Top of Records
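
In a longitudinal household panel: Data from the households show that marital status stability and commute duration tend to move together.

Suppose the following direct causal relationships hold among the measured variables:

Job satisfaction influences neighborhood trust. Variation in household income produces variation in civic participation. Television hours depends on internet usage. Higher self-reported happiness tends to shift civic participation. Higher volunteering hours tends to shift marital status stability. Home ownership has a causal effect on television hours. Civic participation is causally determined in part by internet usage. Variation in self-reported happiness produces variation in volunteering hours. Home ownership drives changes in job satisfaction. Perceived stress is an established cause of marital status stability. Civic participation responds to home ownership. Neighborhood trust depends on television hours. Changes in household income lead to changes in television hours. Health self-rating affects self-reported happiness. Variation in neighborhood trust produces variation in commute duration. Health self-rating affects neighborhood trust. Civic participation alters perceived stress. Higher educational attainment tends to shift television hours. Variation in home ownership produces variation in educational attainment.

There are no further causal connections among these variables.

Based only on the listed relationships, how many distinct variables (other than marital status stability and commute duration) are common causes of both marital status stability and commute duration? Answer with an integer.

The common causes are: health self-rating (to marital status stability via health self-rating → self-reported happiness → volunteering hours → marital status stability; to commute duration via health self-rating → neighborhood trust → commute duration); home ownership (to marital status stability via home ownership → civic participation → perceived stress → marital status stability; to commute duration via home ownership → job satisfaction → neighborhood trust → commute duration); household income (to marital status stability via household income → civic participation → perceived stress → marital status stability; to commute duration via household income → television hours → neighborhood trust → commute duration); internet usage (to marital status stability via internet usage → civic participation → perceived stress → marital status stability; to commute duration via internet usage → television hours → neighborhood trust → commute duration).
Every other variable lacks a causal path to at least one of marital status stability and commute duration.

4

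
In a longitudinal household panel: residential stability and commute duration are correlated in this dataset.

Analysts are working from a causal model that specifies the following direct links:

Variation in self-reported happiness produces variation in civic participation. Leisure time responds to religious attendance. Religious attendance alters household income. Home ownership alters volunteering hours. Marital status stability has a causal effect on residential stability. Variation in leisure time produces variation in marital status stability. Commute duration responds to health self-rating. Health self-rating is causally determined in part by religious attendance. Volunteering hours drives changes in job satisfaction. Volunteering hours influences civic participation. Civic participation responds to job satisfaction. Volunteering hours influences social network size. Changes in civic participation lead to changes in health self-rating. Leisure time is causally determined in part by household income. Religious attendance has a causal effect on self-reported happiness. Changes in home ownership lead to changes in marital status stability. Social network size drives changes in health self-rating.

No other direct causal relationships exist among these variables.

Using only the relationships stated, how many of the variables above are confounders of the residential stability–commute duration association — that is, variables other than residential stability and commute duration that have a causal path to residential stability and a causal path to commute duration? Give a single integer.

The common causes are: home ownership (to residential stability via home ownership → marital status stability → residential stability; to commute duration via home ownership → volunteering hours → civic participation → health self-rating → commute duration); religious attendance (to residential stability via religious attendance → leisure time → marital status stability → residential stability; to commute duration via religious attendance → health self-rating → commute duration).
Every other variable lacks a causal path to at least one of residential stability and commute duration.

2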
Bottom of Records
◆ **What you will do**: Transcribe all of the records exactly.

◆ **Reply to the exercise**:
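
In a longitudinal household panel: Data from the households show that marital status stability and commute duration tend to move together.

Suppose the following direct causal relationships hold among the measured variables:

Job satisfaction influences neighborhood trust. Variation in household income produces variation in civic participation. Television hours depends on internet usage. Higher self-reported happiness tends to shift civic participation. Higher volunteering hours tends to shift marital status stability. Home ownership has a causal effect on television hours. Civic participation is causally determined in part by internet usage. Variation in self-reported happiness produces variation in volunteering hours. Home ownership drives changes in job satisfaction. Perceived stress is an established cause of marital status stability. Civic participation responds to home ownership. Neighborhood trust depends on television hours. Changes in household income lead to changes in television hours. Health self-rating affects self-reported happiness. Variation in neighborhood trust produces variation in commute duration. Health self-rating affects neighborhood trust. Civic participation alters perceived stress. Higher educational attainment tends to shift television hours. Variation in home ownership produces variation in educational attainment.

There are no further causal connections among these variables.

Based only on the listed relationships, how many distinct variables (other than marital status stability and commute duration) are common causes of both marital status stability and commute duration? Answer with an integer.

The common causes are: health self-rating (to marital status stability via health self-rating → self-reported happiness → volunteering hours → marital status stability; to commute duration via health self-rating → neighborhood trust → commute duration); home ownership (to marital status stability via home ownership → civic participation → perceived stress → marital status stability; to commute duration via home ownership → job satisfaction → neighborhood trust → commute duration); household income (to marital status stability via household income → civic participation → perceived stress → marital status stability; to commute duration via household income → television hours → neighborhood trust → commute duration); internet usage (to marital status stability via internet usage → civic participation → perceived stress → marital status stability; to commute duration via internet usage → television hours → neighborhood trust → commute duration).
Every other variable lacks a causal path to at least one of marital status stability and commute duration.

4

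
In a longitudinal household panel: residential stability and commute duration are correlated in this dataset.

Analysts are working from a causal model that specifies the following direct links:

Variation in self-reported happiness produces variation in civic participation. Leisure time responds to religious attendance. Religious attendance alters household income. Home ownership alters volunteering hours. Marital status stability has a causal effect on residential stability. Variation in leisure time produces variation in marital status stability. Commute duration responds to health self-rating. Health self-rating is causally determined in part by religious attendance. Volunteering hours drives changes in job satisfaction. Volunteering hours influences civic participation. Civic participation responds to job satisfaction. Volunteering hours influences social network size. Changes in civic participation lead to changes in health self-rating. Leisure time is causally determined in part by household income. Religious attendance has a causal effect on self-reported happiness. Changes in home ownership lead to changes in marital status stability. Social network size drives changes in health self-rating.

No other direct causal relationships exist among these variables.

Using only the relationships stated, how many of the variables above are confounders of the residential stability–commute duration association — that is, variables other than residential stability and commute duration that have a causal path to residential stability and a causal path to commute duration? Give a single integer.

The common causes are: home ownership (to residential stability via home ownership → marital status stability → residential stability; to commute duration via home ownership → volunteering hours → civic participation → health self-rating → commute duration); religious attendance (to residential stability via religious attendance → leisure time → marital status stability → residential stability; to commute duration via religious attendance → health self-rating → commute duration).
Every other variable lacks a causal path to at least one of residential stability and commute duration.

2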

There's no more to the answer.